• _INSTRUCTIONS FOR THE TASK_
Search the listing below for the string "share", then copy every line it appears in.

---

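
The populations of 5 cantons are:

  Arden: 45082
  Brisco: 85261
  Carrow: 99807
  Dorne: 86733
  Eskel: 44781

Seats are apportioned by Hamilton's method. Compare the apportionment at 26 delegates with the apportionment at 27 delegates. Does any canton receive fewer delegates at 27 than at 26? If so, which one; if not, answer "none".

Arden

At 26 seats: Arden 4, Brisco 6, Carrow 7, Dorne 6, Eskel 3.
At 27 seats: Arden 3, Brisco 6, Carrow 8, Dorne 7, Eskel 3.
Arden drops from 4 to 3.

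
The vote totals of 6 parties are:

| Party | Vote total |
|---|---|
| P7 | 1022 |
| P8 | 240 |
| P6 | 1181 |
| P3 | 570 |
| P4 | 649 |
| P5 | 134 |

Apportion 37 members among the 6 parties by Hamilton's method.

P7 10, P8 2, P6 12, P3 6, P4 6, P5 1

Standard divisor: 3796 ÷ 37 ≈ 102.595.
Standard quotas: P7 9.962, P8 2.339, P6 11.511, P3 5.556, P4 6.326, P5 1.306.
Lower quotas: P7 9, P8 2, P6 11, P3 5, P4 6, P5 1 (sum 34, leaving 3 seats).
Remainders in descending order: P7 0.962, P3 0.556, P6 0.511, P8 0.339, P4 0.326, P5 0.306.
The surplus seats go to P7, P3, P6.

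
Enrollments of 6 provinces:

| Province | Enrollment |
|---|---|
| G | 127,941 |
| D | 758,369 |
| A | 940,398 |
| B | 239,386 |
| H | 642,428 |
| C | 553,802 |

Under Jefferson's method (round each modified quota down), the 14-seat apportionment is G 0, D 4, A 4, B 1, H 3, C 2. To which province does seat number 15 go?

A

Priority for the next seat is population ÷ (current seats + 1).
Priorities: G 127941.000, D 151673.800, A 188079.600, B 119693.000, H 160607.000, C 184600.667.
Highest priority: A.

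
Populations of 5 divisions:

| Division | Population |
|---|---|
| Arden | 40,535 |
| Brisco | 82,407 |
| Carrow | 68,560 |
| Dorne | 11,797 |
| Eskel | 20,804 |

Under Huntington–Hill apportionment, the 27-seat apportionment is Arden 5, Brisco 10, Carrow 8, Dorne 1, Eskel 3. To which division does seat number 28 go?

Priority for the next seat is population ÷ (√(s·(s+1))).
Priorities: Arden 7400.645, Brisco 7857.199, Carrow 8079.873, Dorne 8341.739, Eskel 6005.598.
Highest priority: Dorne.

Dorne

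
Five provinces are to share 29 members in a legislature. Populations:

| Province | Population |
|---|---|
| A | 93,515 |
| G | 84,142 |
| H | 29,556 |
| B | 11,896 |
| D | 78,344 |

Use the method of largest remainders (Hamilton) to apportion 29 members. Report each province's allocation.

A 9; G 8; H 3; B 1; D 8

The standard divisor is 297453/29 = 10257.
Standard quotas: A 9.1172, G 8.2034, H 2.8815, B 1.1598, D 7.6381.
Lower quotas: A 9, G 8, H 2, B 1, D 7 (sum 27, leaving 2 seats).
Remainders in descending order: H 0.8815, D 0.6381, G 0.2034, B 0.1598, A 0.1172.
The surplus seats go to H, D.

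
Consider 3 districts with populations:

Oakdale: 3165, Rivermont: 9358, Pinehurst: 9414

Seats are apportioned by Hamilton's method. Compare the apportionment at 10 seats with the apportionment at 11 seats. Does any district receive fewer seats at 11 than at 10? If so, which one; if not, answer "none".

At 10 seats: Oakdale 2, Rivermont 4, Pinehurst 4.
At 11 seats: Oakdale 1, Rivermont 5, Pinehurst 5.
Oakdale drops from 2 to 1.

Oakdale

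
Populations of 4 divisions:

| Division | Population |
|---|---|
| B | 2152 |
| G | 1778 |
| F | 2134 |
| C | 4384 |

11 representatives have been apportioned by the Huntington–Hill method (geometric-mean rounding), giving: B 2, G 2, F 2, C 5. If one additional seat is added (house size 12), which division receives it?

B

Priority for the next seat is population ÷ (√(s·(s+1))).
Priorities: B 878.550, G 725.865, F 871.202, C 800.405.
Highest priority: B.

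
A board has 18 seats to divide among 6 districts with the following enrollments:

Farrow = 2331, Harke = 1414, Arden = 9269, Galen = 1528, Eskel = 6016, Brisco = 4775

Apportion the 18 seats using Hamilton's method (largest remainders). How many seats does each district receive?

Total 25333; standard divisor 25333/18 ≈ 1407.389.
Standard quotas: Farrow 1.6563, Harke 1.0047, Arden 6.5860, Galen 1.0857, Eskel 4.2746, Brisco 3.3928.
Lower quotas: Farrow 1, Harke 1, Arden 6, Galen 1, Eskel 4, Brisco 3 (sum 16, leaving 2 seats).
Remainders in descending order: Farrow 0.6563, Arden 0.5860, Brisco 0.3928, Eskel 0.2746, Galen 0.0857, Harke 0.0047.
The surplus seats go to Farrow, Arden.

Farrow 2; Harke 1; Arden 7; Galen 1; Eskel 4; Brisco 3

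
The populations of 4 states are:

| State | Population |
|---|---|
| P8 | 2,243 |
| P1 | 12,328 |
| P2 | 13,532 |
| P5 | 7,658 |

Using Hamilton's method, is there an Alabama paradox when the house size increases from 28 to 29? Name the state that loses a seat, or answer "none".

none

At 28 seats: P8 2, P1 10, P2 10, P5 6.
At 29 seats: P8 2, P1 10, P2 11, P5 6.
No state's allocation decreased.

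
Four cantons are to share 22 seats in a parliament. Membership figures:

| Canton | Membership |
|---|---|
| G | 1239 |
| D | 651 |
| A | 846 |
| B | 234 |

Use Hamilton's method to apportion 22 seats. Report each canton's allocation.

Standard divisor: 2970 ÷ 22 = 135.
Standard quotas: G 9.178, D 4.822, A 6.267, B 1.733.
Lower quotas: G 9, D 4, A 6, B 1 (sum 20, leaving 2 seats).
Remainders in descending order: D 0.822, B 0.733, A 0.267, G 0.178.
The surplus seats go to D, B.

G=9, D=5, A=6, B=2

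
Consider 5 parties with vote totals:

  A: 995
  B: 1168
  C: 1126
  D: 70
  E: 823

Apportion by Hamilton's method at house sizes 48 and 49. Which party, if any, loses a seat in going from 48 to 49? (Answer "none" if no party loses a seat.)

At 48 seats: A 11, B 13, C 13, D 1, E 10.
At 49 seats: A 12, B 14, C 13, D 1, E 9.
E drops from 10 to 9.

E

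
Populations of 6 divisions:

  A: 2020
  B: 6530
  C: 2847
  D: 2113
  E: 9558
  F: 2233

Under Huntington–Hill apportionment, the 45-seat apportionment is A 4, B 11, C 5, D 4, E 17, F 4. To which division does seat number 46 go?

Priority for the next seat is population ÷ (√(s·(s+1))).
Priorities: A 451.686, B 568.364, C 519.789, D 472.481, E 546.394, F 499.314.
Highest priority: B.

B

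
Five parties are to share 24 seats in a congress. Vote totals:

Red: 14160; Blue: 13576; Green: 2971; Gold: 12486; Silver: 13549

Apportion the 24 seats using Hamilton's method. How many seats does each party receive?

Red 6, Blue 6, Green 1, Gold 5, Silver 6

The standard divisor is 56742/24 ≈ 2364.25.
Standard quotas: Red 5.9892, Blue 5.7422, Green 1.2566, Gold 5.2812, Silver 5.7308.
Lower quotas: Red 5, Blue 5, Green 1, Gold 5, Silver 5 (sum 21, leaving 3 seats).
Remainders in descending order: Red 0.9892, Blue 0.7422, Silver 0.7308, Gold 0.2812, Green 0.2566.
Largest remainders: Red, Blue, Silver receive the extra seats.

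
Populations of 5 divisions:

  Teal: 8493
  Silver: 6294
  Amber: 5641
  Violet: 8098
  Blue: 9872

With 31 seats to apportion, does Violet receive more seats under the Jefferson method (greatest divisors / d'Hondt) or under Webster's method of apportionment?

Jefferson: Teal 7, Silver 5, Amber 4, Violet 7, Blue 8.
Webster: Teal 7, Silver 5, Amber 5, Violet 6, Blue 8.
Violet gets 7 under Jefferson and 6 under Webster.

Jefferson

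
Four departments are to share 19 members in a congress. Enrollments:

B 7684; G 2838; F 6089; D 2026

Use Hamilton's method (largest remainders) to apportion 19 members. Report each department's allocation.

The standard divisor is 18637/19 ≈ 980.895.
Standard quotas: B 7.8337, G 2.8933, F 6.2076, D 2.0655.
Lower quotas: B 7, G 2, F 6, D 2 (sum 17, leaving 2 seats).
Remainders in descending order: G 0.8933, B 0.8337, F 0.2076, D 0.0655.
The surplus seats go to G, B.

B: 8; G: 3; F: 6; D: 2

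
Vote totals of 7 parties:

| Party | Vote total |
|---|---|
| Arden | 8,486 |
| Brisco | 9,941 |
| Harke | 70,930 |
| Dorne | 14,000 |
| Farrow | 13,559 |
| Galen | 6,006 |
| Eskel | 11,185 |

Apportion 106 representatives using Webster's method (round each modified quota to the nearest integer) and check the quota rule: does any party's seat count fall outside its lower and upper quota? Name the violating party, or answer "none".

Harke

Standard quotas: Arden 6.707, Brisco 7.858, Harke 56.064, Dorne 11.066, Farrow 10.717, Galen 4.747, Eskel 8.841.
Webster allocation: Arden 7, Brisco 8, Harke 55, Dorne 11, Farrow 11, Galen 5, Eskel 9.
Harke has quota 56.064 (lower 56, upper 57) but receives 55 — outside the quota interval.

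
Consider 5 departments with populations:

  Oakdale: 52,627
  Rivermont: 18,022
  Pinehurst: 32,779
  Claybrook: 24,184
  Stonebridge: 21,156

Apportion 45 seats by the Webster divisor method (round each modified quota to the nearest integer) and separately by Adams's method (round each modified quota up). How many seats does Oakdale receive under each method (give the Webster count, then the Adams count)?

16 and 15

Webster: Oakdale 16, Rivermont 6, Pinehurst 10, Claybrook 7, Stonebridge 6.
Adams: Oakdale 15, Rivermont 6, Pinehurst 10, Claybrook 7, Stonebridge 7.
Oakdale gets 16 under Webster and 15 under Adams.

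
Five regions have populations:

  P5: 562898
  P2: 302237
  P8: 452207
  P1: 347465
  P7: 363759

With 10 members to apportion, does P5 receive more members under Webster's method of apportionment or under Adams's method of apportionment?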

---

• _RESPONSE TO THIS EXERCISE_
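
Five provinces are to share 29 members in a legislature. Populations:
Four cantons are to share 22 seats in a parliament. Membership figures:
Five parties are to share 24 seats in a congress. Vote totals:
Four departments are to share 19 members in a congress. Enrollments: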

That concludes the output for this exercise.